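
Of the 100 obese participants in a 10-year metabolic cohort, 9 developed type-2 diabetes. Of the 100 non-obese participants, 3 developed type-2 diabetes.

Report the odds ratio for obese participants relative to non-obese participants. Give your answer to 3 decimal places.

3.198

odds, obese participants = 9/91 = 0.09890
odds, non-obese participants = 3/97 = 0.03093
OR = 0.09890 / 0.03093 = 3.198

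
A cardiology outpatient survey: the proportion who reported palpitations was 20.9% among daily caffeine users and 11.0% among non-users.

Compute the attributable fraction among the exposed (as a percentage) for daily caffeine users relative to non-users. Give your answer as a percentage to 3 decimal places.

AR% = (0.2090 − 0.1100) / 0.2090 = 0.4737 → 47.368%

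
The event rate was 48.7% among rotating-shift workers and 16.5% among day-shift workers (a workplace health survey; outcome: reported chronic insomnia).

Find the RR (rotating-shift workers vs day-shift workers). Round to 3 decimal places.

RR = 0.4870 / 0.1650 = 2.952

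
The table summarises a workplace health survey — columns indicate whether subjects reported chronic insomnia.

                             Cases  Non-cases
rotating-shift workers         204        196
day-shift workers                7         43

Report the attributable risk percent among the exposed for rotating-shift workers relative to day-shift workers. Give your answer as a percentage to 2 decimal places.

risk, rotating-shift workers = 204/400 = 0.5100
risk, day-shift workers = 7/50 = 0.1400
AR% = (0.5100 − 0.1400) / 0.5100 = 0.7255 → 72.55%

72.55%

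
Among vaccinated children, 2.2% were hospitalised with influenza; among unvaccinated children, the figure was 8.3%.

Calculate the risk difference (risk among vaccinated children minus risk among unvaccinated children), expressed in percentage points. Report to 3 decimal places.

risk difference = 0.02200 − 0.08300 = -0.06100 → -6.100 percentage points

RD: -6.100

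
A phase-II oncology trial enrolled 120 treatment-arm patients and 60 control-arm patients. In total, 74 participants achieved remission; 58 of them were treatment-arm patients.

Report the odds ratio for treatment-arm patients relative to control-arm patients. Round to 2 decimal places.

treatment-arm patients without the outcome: 120 − 58 = 62
control-arm patients with the outcome: 74 − 58 = 16
control-arm patients without the outcome: 60 − 16 = 44
OR = (58 × 44) / (62 × 16) = 2552/992 ≈ 2.57

2.57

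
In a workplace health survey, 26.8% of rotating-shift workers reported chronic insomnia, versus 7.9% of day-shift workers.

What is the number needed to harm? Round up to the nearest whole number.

absolute risk difference = 0.189000
1 / 0.189000 = 5.291 → round up → 6

NNH = 6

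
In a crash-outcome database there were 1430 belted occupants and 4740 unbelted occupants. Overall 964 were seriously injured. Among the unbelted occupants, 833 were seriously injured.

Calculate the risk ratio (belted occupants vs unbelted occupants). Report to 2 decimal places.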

_ _ _ _ _ _ _

Reproduce the material precisely, including every line.

**Result of this exercise**
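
Of the 100 obese participants in a 10-year metabolic cohort, 9 developed type-2 diabetes. Of the 100 non-obese participants, 3 developed type-2 diabetes.

Report the odds ratio for obese participants relative to non-obese participants. Give your answer to 3 decimal places.

3.198

odds, obese participants = 9/91 = 0.09890
odds, non-obese participants = 3/97 = 0.03093
OR = 0.09890 / 0.03093 = 3.198

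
A cardiology outpatient survey: the proportion who reported palpitations was 20.9% among daily caffeine users and 11.0% among non-users.

Compute the attributable fraction among the exposed (as a percentage) for daily caffeine users relative to non-users. Give your answer as a percentage to 3 decimal places.

AR% = (0.2090 − 0.1100) / 0.2090 = 0.4737 → 47.368%

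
The event rate was 48.7% among rotating-shift workers and 16.5% among day-shift workers (a workplace health survey; outcome: reported chronic insomnia).

Find the RR (rotating-shift workers vs day-shift workers). Round to 3 decimal places.

RR = 0.4870 / 0.1650 = 2.952

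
The table summarises a workplace health survey — columns indicate whether subjects reported chronic insomnia.

                             Cases  Non-cases
rotating-shift workers         204        196
day-shift workers                7         43

Report the attributable risk percent among the exposed for rotating-shift workers relative to day-shift workers. Give your answer as a percentage to 2 decimal places.

risk, rotating-shift workers = 204/400 = 0.5100
risk, day-shift workers = 7/50 = 0.1400
AR% = (0.5100 − 0.1400) / 0.5100 = 0.7255 → 72.55%

72.55%

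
Among vaccinated children, 2.2% were hospitalised with influenza; among unvaccinated children, the figure was 8.3%.

Calculate the risk difference (risk among vaccinated children minus risk among unvaccinated children), expressed in percentage points. Report to 3 decimal places.

risk difference = 0.02200 − 0.08300 = -0.06100 → -6.100 percentage points

RD: -6.100

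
A phase-II oncology trial enrolled 120 treatment-arm patients and 60 control-arm patients. In total, 74 participants achieved remission; 58 of them were treatment-arm patients.

Report the odds ratio for treatment-arm patients relative to control-arm patients. Round to 2 decimal places.

treatment-arm patients without the outcome: 120 − 58 = 62
control-arm patients with the outcome: 74 − 58 = 16
control-arm patients without the outcome: 60 − 16 = 44
OR = (58 × 44) / (62 × 16) = 2552/992 ≈ 2.57

2.57

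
In a workplace health survey, 26.8% of rotating-shift workers reported chronic insomnia, versus 7.9% of day-shift workers.

What is the number needed to harm? Round up to the nearest whole number.

absolute risk difference = 0.189000
1 / 0.189000 = 5.291 → round up → 6

NNH = 6

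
In a crash-outcome database there were 1430 belted occupants and 4740 unbelted occupants. Overall 964 were seriously injured. Among the unbelted occupants, 833 were seriously injured.

Calculate the risk ratio (belted occupants vs unbelted occupants). Report to 2 decimal places.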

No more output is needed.